▸ **TASK STATEMENT**
Take each line from the entries that holds "sectors" and copy it out.
──────── SUPPLIED MATERIAL
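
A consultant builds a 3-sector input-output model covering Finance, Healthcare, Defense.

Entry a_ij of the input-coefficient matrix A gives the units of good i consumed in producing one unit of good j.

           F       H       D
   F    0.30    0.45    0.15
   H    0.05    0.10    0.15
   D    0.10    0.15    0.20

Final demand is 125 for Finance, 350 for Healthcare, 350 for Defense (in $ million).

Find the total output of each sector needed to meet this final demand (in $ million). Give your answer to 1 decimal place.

x_F = 650.4, x_H = 528.0, x_D = 617.8

I − A =
  [   0.70    -0.45    -0.15]
  [  -0.05     0.90    -0.15]
  [  -0.10    -0.15     0.80]
Cofactors of I−A, C_ij = (−1)^(i+j)·(minor ij) (rows/columns in the sector order above):
  C_11 = (0.90)(0.80) − (-0.15)(-0.15) = 0.6975
  C_12 = −[(-0.05)(0.80) − (-0.15)(-0.10)] = 0.0550
  C_13 = (-0.05)(-0.15) − (0.90)(-0.10) = 0.0975
  C_21 = −[(-0.45)(0.80) − (-0.15)(-0.15)] = 0.3825
  C_22 = (0.70)(0.80) − (-0.15)(-0.10) = 0.5450
  C_23 = −[(0.70)(-0.15) − (-0.45)(-0.10)] = 0.1500
  C_31 = (-0.45)(-0.15) − (-0.15)(0.90) = 0.2025
  C_32 = −[(0.70)(-0.15) − (-0.15)(-0.05)] = 0.1125
  C_33 = (0.70)(0.90) − (-0.45)(-0.05) = 0.6075
det(I−A) = Σ_j (I−A)_1j·C_1j = (0.70)(0.6975) + (-0.45)(0.0550) + (-0.15)(0.0975) = 0.448875
adj(I−A) = Cᵀ =
  [ 0.6975   0.3825   0.2025]
  [ 0.0550   0.5450   0.1125]
  [ 0.0975   0.1500   0.6075]
(I − A)⁻¹ = adj(I−A) / det(I−A) ≈
  [   1.5539     0.8521     0.4511]
  [   0.1225     1.2141     0.2506]
  [   0.2172     0.3342     1.3534]
x = (I − A)⁻¹ d = adj(I−A)·d / det(I−A), with det(I−A) = 0.448875:
  x_F = (0.6975·125 + 0.3825·350 + 0.2025·350) / 0.448875 = 291.9375 / 0.448875 ≈ 650.4
  x_H = (0.0550·125 + 0.5450·350 + 0.1125·350) / 0.448875 = 237.00 / 0.448875 ≈ 528.0
  x_D = (0.0975·125 + 0.1500·350 + 0.6075·350) / 0.448875 = 277.3125 / 0.448875 ≈ 617.8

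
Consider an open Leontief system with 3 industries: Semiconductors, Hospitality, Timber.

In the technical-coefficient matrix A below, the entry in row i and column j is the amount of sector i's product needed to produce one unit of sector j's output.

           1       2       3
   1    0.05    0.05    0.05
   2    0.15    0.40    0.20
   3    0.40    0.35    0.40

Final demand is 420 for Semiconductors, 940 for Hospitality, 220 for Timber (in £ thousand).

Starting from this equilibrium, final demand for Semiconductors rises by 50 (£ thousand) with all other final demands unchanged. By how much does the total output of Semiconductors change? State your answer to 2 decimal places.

Δx_1 = 57.45

I − A =
  [   0.95    -0.05    -0.05]
  [  -0.15     0.60    -0.20]
  [  -0.40    -0.35     0.60]
Cofactors of I−A, C_ij = (−1)^(i+j)·(minor ij) (rows/columns in the sector order above):
  C_11 = (0.60)(0.60) − (-0.20)(-0.35) = 0.2900
  C_12 = −[(-0.15)(0.60) − (-0.20)(-0.40)] = 0.1700
  C_13 = (-0.15)(-0.35) − (0.60)(-0.40) = 0.2925
  C_21 = −[(-0.05)(0.60) − (-0.05)(-0.35)] = 0.0475
  C_22 = (0.95)(0.60) − (-0.05)(-0.40) = 0.5500
  C_23 = −[(0.95)(-0.35) − (-0.05)(-0.40)] = 0.3525
  C_31 = (-0.05)(-0.20) − (-0.05)(0.60) = 0.0400
  C_32 = −[(0.95)(-0.20) − (-0.05)(-0.15)] = 0.1975
  C_33 = (0.95)(0.60) − (-0.05)(-0.15) = 0.5625
det(I−A) = Σ_j (I−A)_1j·C_1j = (0.95)(0.2900) + (-0.05)(0.1700) + (-0.05)(0.2925) = 0.252375
adj(I−A) = Cᵀ =
  [ 0.2900   0.0475   0.0400]
  [ 0.1700   0.5500   0.1975]
  [ 0.2925   0.3525   0.5625]
(I − A)⁻¹ = adj(I−A) / det(I−A) ≈
  [   1.1491     0.1882     0.1585]
  [   0.6736     2.1793     0.7826]
  [   1.1590     1.3967     2.2288]
Δx = (I − A)⁻¹ Δd with Δd having +50 in the Semiconductors component and 0 elsewhere.
So Δx_1 = L_11 · (+50), where L_11 = adj(I−A)_11 / det(I−A) = 0.2900 / 0.252375.
Δx_1 = 0.2900 × (+50) / 0.252375 = 14.50 / 0.252375 ≈ 57.45.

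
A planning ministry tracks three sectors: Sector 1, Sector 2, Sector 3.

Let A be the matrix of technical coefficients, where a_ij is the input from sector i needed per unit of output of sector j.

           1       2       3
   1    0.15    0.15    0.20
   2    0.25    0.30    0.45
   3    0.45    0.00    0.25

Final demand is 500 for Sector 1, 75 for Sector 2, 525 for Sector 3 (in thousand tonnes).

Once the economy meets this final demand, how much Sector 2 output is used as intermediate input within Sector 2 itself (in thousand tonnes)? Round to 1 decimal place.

I − A =
  [   0.85    -0.15    -0.20]
  [  -0.25     0.70    -0.45]
  [  -0.45     0.00     0.75]
Cofactors of I−A, C_ij = (−1)^(i+j)·(minor ij) (rows/columns in the sector order above):
  C_11 = (0.70)(0.75) − (-0.45)(0.00) = 0.5250
  C_12 = −[(-0.25)(0.75) − (-0.45)(-0.45)] = 0.3900
  C_13 = (-0.25)(0.00) − (0.70)(-0.45) = 0.3150
  C_21 = −[(-0.15)(0.75) − (-0.20)(0.00)] = 0.1125
  C_22 = (0.85)(0.75) − (-0.20)(-0.45) = 0.5475
  C_23 = −[(0.85)(0.00) − (-0.15)(-0.45)] = 0.0675
  C_31 = (-0.15)(-0.45) − (-0.20)(0.70) = 0.2075
  C_32 = −[(0.85)(-0.45) − (-0.20)(-0.25)] = 0.4325
  C_33 = (0.85)(0.70) − (-0.15)(-0.25) = 0.5575
det(I−A) = Σ_j (I−A)_1j·C_1j = (0.85)(0.5250) + (-0.15)(0.3900) + (-0.20)(0.3150) = 0.32475
adj(I−A) = Cᵀ =
  [ 0.5250   0.1125   0.2075]
  [ 0.3900   0.5475   0.4325]
  [ 0.3150   0.0675   0.5575]
(I − A)⁻¹ = adj(I−A) / det(I−A) ≈
  [   1.6166     0.3464     0.6390]
  [   1.2009     1.6859     1.3318]
  [   0.9700     0.2079     1.7167]
First solve x = (I − A)⁻¹ d = adj(I−A)·d / det(I−A); in particular x_2 = (0.3900·500 + 0.5475·75 + 0.4325·525) / 0.32475 = 463.125 / 0.32475 ≈ 1426.097.
Intermediate flow from 2 to 2: z_22 = a_22 · x_2 = 0.30 × 463.125 / 0.32475 = 138.9375 / 0.32475 ≈ 427.8.

z_22 = 427.8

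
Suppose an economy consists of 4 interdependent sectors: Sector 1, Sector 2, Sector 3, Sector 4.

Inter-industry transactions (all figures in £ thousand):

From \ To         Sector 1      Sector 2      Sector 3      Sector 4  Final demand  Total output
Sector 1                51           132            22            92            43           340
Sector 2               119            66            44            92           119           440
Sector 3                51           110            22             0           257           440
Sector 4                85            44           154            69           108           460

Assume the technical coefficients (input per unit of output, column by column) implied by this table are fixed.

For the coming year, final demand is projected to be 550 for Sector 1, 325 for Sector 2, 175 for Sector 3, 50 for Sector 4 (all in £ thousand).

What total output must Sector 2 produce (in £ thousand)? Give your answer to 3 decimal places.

x_2 = 1223.472

Technical coefficients a_ij = z_ij / X_j:
  a_11 = 51/340 = 0.15, a_21 = 119/340 = 0.35, a_31 = 51/340 = 0.15, a_41 = 85/340 = 0.25
  a_12 = 132/440 = 0.30, a_22 = 66/440 = 0.15, a_32 = 110/440 = 0.25, a_42 = 44/440 = 0.10
  a_13 = 22/440 = 0.05, a_23 = 44/440 = 0.10, a_33 = 22/440 = 0.05, a_43 = 154/440 = 0.35
  a_14 = 92/460 = 0.20, a_24 = 92/460 = 0.20, a_34 = 0/460 = 0.00, a_44 = 69/460 = 0.15
I − A =
  [   0.85    -0.30    -0.05    -0.20]
  [  -0.35     0.85    -0.10    -0.20]
  [  -0.15    -0.25     0.95     0.00]
  [  -0.25    -0.10    -0.35     0.85]
Compute the cofactors C_ij = (−1)^(i+j)·(3×3 minor ij) of I−A; the adjugate is their transpose:
adj(I−A) = Cᵀ =
  [ 0.628625   0.289375   0.143125   0.216000]
  [ 0.353375   0.622000   0.168625   0.229500]
  [ 0.192250   0.209375   0.443375   0.094500]
  [ 0.305625   0.244500   0.244500   0.550125]
det(I−A) = Σ_j (I−A)_1j·C_1j = (0.85)(0.628625) + (-0.30)(0.353375) + (-0.05)(0.192250) + (-0.20)(0.305625) = 0.35758125
(I − A)⁻¹ = adj(I−A) / det(I−A) ≈
  [   1.7580     0.8093     0.4003     0.6041]
  [   0.9882     1.7395     0.4716     0.6418]
  [   0.5376     0.5855     1.2399     0.2643]
  [   0.8547     0.6838     0.6838     1.5385]
x = (I − A)⁻¹ d = adj(I−A)·d / det(I−A), with det(I−A) = 0.35758125:
  x_1 = (0.628625·550 + 0.289375·325 + 0.143125·175 + 0.216000·50) / 0.35758125 = 475.6375 / 0.35758125 ≈ 1330.152
  x_2 = (0.353375·550 + 0.622000·325 + 0.168625·175 + 0.229500·50) / 0.35758125 = 437.490625 / 0.35758125 ≈ 1223.472
  x_3 = (0.192250·550 + 0.209375·325 + 0.443375·175 + 0.094500·50) / 0.35758125 = 256.10 / 0.35758125 ≈ 716.201
  x_4 = (0.305625·550 + 0.244500·325 + 0.244500·175 + 0.550125·50) / 0.35758125 = 317.85 / 0.35758125 ≈ 888.889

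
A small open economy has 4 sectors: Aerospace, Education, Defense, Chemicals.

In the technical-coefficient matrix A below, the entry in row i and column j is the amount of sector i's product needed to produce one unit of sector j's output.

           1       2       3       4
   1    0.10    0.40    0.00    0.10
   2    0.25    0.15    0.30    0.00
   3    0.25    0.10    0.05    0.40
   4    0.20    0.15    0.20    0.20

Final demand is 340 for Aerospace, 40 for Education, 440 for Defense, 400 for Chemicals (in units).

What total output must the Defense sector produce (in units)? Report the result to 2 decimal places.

I − A =
  [   0.90    -0.40     0.00    -0.10]
  [  -0.25     0.85    -0.30     0.00]
  [  -0.25    -0.10     0.95    -0.40]
  [  -0.20    -0.15    -0.20     0.80]
Compute the cofactors C_ij = (−1)^(i+j)·(3×3 minor ij) of I−A; the adjugate is their transpose:
adj(I−A) = Cᵀ =
  [ 0.536000   0.288250   0.117500   0.125750]
  [ 0.254000   0.588000   0.215000   0.139250]
  [ 0.273000   0.239750   0.511250   0.289750]
  [ 0.249875   0.242250   0.197500   0.574750]
det(I−A) = Σ_j (I−A)_1j·C_1j = (0.90)(0.536000) + (-0.40)(0.254000) + (0.00)(0.273000) + (-0.10)(0.249875) = 0.3558125
(I − A)⁻¹ = adj(I−A) / det(I−A) ≈
  [   1.5064     0.8101     0.3302     0.3534]
  [   0.7139     1.6526     0.6043     0.3914]
  [   0.7673     0.6738     1.4369     0.8143]
  [   0.7023     0.6808     0.5551     1.6153]
x = (I − A)⁻¹ d = adj(I−A)·d / det(I−A), with det(I−A) = 0.3558125:
  x_1 = (0.536000·340 + 0.288250·40 + 0.117500·440 + 0.125750·400) / 0.3558125 = 295.77 / 0.3558125 ≈ 831.25
  x_2 = (0.254000·340 + 0.588000·40 + 0.215000·440 + 0.139250·400) / 0.3558125 = 260.18 / 0.3558125 ≈ 731.23
  x_3 = (0.273000·340 + 0.239750·40 + 0.511250·440 + 0.289750·400) / 0.3558125 = 443.26 / 0.3558125 ≈ 1245.77
  x_4 = (0.249875·340 + 0.242250·40 + 0.197500·440 + 0.574750·400) / 0.3558125 = 411.4475 / 0.3558125 ≈ 1156.36

x_3 = 1245.77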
────────────────
▸ **PROBLEM SOLUTION**
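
A planning ministry tracks three sectors: Sector 1, Sector 2, Sector 3.
Suppose an economy consists of 4 interdependent sectors: Sector 1, Sector 2, Sector 3, Sector 4.
A small open economy has 4 sectors: Aerospace, Education, Defense, Chemicals.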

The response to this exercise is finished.